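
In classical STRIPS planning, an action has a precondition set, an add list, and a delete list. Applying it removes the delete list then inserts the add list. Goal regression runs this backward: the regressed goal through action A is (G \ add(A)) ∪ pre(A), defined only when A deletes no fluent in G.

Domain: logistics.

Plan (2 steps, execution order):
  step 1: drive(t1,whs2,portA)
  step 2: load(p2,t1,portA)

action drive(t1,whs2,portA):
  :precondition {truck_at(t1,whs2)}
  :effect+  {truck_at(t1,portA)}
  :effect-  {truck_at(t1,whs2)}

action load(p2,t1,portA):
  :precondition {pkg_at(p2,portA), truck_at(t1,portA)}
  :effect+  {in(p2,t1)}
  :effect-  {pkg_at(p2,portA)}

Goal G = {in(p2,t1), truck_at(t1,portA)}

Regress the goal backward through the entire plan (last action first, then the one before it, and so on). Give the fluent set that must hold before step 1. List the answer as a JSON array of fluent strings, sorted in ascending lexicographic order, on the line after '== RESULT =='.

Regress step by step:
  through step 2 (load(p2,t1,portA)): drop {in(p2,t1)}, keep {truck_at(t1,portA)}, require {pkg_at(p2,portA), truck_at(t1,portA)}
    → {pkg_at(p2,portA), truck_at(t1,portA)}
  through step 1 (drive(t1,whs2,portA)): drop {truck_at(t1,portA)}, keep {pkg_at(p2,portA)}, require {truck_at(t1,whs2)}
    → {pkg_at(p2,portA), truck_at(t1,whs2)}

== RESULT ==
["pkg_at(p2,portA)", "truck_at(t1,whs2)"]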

══════

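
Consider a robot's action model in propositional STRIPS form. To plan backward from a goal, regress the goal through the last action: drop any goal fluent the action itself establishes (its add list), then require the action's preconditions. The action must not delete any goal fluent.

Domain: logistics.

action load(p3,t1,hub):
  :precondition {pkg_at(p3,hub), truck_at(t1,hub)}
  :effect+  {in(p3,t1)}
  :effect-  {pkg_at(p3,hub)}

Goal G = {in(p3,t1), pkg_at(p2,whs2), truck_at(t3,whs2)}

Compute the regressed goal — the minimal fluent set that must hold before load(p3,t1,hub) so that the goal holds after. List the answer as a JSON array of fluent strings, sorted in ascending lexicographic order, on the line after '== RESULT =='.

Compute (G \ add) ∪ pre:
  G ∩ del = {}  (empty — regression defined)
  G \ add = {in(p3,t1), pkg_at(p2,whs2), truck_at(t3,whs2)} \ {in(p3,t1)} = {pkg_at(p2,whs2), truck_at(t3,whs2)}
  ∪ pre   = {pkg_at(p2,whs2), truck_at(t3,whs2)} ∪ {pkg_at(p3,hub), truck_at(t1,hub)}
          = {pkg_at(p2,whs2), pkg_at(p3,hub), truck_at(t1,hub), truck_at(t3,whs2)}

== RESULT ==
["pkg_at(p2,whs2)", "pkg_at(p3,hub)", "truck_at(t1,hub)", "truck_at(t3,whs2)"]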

══════

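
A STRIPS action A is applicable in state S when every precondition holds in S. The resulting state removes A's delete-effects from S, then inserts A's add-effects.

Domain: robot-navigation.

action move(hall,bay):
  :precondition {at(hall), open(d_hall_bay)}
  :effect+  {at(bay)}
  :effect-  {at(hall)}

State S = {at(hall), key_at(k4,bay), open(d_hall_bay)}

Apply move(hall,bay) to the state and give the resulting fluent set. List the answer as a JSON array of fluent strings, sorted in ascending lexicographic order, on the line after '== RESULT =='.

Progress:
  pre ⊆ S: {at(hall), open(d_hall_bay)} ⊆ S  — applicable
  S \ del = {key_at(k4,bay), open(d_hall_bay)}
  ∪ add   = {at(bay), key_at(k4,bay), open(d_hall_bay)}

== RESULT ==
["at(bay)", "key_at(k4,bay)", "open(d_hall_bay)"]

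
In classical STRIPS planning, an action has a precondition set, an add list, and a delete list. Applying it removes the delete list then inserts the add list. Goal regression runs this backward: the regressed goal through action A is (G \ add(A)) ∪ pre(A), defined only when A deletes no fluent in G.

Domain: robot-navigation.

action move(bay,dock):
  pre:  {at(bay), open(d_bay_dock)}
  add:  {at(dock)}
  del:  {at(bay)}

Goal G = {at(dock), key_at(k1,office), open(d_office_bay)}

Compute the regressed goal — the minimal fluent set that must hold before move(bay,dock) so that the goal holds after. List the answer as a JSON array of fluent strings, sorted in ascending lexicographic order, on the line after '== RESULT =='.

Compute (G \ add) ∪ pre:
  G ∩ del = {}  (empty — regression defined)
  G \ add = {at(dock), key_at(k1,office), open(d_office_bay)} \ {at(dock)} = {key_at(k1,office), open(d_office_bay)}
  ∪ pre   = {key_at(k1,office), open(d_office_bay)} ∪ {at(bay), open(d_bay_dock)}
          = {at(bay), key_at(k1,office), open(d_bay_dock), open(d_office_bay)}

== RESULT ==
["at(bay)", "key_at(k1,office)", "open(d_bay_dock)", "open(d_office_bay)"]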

══════

> [EXERCISE INSTRUCTIONS] The lines to return are those in the material above that hold "STRIPS".

> [SOLUTION TO THIS TASK]
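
In classical STRIPS planning, an action has a precondition set, an add list, and a delete list. Applying it removes the delete list then inserts the add list. Goal regression runs this backward: the regressed goal through action A is (G \ add(A)) ∪ pre(A), defined only when A deletes no fluent in G.
Consider a robot's action model in propositional STRIPS form. To plan backward from a goal, regress the goal through the last action: drop any goal fluent the action itself establishes (its add list), then require the action's preconditions. The action must not delete any goal fluent.
A STRIPS action A is applicable in state S when every precondition holds in S. The resulting state removes A's delete-effects from S, then inserts A's add-effects.
In classical STRIPS planning, an action has a precondition set, an add list, and a delete list. Applying it removes the delete list then inserts the add list. Goal regression runs this backward: the regressed goal through action A is (G \ add(A)) ∪ pre(A), defined only when A deletes no fluent in G.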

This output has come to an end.